Work to complete ::
The output should be all lines of the entries below in which the word "Jordan" occurs.

Stored items ::
━━━━━━━━
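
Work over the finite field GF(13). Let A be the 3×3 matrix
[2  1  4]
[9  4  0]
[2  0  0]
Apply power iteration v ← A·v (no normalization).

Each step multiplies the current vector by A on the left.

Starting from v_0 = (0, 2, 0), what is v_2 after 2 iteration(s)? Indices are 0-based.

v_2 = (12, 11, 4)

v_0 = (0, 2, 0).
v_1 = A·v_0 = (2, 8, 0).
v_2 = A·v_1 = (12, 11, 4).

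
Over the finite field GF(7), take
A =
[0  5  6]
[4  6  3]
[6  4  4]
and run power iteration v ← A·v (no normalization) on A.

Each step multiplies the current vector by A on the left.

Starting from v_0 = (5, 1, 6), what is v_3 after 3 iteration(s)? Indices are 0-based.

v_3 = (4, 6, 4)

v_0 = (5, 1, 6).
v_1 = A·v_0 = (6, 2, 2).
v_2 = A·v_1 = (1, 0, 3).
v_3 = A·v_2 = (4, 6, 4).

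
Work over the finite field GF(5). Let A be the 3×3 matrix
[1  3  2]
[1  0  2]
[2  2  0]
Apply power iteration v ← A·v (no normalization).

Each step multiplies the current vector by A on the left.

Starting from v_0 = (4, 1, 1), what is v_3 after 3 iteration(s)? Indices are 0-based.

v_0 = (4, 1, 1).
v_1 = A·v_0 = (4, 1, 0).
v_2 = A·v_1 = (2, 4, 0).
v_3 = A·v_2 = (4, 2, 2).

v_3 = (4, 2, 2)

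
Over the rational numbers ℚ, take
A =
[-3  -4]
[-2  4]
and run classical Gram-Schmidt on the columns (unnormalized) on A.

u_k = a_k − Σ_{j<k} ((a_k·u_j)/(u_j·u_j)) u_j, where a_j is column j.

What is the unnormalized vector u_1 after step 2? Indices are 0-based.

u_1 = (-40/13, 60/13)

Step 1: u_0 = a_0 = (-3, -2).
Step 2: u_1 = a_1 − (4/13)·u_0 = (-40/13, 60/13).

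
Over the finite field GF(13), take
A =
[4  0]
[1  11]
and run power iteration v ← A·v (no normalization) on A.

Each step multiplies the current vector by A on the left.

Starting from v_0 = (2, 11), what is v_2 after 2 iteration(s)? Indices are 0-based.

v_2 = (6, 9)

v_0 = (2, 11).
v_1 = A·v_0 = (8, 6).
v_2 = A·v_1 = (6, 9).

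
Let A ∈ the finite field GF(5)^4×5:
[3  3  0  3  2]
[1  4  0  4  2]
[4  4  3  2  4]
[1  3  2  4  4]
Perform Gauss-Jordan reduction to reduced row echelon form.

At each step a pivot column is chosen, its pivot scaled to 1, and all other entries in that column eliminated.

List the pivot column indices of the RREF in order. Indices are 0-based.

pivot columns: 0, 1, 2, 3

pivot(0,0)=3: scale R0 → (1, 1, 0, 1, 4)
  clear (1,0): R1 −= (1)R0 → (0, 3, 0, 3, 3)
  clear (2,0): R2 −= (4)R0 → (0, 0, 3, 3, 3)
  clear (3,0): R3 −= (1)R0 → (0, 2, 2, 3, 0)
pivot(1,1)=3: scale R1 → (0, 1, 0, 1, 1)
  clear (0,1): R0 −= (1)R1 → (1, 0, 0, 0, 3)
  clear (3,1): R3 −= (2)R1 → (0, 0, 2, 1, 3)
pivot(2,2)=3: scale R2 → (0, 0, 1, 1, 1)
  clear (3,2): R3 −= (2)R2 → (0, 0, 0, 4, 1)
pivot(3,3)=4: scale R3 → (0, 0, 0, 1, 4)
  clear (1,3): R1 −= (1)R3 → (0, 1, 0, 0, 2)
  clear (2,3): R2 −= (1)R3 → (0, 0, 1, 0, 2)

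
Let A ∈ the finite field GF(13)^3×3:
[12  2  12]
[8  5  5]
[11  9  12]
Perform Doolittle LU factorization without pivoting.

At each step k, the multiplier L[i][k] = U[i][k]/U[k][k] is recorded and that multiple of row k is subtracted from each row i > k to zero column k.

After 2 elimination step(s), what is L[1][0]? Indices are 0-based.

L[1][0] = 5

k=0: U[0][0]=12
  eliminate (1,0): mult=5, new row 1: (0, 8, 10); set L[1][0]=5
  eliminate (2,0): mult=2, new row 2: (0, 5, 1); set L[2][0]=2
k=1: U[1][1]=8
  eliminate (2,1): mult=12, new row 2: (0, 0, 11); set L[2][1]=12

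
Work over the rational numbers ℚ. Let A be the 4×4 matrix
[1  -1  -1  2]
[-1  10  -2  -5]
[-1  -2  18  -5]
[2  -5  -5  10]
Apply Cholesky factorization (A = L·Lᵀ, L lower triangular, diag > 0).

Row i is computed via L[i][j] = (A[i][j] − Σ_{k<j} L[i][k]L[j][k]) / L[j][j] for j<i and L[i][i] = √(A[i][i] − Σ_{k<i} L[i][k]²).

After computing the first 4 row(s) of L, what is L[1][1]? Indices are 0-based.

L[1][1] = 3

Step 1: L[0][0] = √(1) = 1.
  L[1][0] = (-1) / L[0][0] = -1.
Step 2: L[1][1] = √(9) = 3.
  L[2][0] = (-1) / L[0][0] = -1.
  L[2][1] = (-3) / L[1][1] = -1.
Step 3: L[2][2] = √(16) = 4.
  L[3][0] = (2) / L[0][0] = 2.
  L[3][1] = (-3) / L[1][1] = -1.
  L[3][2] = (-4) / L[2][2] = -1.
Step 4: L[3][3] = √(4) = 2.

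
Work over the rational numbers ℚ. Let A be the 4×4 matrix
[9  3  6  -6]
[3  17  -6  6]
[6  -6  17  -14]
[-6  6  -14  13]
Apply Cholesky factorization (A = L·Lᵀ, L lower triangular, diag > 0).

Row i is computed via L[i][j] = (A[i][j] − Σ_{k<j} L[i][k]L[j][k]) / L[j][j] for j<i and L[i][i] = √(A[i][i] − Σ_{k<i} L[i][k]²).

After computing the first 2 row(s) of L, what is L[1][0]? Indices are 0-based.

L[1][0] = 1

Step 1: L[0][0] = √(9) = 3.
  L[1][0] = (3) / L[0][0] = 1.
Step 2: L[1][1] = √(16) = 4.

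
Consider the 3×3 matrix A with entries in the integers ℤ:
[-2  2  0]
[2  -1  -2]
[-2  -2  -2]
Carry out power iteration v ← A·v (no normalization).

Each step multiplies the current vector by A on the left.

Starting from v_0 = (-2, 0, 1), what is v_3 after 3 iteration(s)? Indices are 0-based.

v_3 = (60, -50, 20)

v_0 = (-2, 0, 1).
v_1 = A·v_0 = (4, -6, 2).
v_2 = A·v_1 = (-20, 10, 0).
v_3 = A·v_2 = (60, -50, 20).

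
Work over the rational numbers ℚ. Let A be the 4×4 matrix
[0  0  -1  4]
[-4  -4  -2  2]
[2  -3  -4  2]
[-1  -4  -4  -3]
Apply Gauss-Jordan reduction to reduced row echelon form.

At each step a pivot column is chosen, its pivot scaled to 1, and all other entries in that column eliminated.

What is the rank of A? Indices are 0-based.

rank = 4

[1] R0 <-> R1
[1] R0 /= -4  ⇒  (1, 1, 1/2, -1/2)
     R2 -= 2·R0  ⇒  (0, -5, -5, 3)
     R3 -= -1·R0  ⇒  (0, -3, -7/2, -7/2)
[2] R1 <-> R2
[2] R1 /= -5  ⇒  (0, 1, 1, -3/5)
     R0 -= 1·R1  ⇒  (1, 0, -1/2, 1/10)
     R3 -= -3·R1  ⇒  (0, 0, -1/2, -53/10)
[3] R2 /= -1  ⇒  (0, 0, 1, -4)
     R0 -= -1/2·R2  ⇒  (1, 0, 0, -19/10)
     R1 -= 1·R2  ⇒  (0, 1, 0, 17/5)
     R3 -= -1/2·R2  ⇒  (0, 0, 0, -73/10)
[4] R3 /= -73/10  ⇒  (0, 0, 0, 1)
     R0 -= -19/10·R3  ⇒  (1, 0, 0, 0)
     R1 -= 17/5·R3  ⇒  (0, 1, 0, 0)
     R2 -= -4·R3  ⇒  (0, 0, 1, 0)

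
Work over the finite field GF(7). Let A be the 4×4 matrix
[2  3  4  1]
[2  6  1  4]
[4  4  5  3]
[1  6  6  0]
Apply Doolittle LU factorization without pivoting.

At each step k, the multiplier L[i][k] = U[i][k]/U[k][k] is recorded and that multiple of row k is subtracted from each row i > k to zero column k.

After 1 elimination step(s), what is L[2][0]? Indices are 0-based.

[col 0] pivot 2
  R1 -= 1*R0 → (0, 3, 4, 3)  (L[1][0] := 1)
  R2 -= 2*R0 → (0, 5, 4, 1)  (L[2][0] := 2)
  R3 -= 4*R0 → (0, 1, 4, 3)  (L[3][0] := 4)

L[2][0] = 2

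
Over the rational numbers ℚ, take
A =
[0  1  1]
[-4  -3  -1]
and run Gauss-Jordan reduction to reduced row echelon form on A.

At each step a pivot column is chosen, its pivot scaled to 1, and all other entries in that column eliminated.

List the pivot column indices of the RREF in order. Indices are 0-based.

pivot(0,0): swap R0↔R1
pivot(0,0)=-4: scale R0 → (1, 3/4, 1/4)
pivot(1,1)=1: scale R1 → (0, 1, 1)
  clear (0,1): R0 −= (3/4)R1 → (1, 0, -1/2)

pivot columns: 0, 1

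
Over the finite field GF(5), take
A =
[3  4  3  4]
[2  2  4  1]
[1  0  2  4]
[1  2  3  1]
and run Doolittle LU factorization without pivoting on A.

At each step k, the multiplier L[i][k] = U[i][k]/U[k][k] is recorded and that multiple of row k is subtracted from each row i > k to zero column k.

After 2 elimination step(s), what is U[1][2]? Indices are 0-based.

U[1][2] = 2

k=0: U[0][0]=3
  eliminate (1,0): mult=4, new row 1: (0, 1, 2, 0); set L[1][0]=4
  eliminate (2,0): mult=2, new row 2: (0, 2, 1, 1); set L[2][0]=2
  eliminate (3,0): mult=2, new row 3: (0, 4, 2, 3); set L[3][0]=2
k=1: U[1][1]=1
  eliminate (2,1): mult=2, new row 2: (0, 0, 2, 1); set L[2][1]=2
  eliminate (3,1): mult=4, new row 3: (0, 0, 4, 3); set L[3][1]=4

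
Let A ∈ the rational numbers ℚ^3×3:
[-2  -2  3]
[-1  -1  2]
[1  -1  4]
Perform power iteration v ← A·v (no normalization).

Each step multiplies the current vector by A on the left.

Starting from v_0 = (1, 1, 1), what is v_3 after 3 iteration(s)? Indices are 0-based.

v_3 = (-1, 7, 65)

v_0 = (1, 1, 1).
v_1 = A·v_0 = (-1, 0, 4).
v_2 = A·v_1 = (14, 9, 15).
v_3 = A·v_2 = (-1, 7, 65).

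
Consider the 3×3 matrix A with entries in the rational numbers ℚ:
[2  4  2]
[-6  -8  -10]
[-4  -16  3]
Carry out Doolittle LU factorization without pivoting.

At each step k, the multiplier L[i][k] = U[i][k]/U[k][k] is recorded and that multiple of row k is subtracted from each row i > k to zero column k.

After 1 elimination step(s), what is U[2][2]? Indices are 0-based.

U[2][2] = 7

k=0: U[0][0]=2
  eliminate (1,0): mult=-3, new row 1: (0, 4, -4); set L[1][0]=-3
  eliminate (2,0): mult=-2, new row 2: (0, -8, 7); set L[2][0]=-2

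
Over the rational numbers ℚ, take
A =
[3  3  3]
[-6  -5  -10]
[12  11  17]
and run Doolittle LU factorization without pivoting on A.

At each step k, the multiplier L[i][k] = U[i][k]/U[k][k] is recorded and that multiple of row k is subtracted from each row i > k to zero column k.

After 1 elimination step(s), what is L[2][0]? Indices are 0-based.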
━━━━━━━━
Answer for this exercise ::
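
Perform Gauss-Jordan reduction to reduced row echelon form.
Apply Gauss-Jordan reduction to reduced row echelon form.
and run Gauss-Jordan reduction to reduced row echelon form on A.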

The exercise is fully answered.